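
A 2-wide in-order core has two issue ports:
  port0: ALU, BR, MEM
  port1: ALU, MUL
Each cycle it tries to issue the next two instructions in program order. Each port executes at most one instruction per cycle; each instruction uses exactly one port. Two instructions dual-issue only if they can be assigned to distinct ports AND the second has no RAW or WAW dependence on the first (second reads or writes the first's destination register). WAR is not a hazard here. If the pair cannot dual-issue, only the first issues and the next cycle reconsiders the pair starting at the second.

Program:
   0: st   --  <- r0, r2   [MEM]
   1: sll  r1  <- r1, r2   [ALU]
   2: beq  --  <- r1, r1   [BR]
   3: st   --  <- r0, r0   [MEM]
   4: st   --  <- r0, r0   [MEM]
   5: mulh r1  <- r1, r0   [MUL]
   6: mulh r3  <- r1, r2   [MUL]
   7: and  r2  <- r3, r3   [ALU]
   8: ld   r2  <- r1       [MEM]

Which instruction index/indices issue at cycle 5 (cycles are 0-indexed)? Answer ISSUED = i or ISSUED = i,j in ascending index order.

0. st.MEM+sll.ALU @i0+i1  | 2-wide
1. beq.BR @i2  | no-port BR/MEM
2. st.MEM @i3  | no-port MEM/MEM
3. st.MEM+mulh.MUL @i4+i5  | 2-wide
4. mulh.MUL @i6  | RAW r3
5. and.ALU @i7  | WAW r2
6. ld.MEM @i8  | tail

ISSUED = 7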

Work item:
With nothing omitted, set down all of the records again.

Written solution:
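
A 2-wide in-order core has two issue ports:
  port0: ALU, BR, MEM
  port1: ALU, MUL
Each cycle it tries to issue the next two instructions in program order. Each port executes at most one instruction per cycle; each instruction uses exactly one port. Two instructions dual-issue only if they can be assigned to distinct ports AND the second has no RAW or WAW dependence on the first (second reads or writes the first's destination register). WAR is not a hazard here. If the pair cannot dual-issue, only the first issues and the next cycle reconsiders the pair starting at the second.

Program:
   0: st   --  <- r0, r2   [MEM]
   1: sll  r1  <- r1, r2   [ALU]
   2: beq  --  <- r1, r1   [BR]
   3: st   --  <- r0, r0   [MEM]
   4: st   --  <- r0, r0   [MEM]
   5: mulh r1  <- r1, r0   [MUL]
   6: mulh r3  <- r1, r2   [MUL]
   7: and  r2  <- r3, r3   [ALU]
   8: ld   r2  <- r1       [MEM]

Which instruction index/indices issue at cycle 5 (cycles are 0-indexed)? Answer ISSUED = i or ISSUED = i,j in ascending index order.

0. st.MEM+sll.ALU @i0+i1  | 2-wide
1. beq.BR @i2  | no-port BR/MEM
2. st.MEM @i3  | no-port MEM/MEM
3. st.MEM+mulh.MUL @i4+i5  | 2-wide
4. mulh.MUL @i6  | RAW r3
5. and.ALU @i7  | WAW r2
6. ld.MEM @i8  | tail

ISSUED = 7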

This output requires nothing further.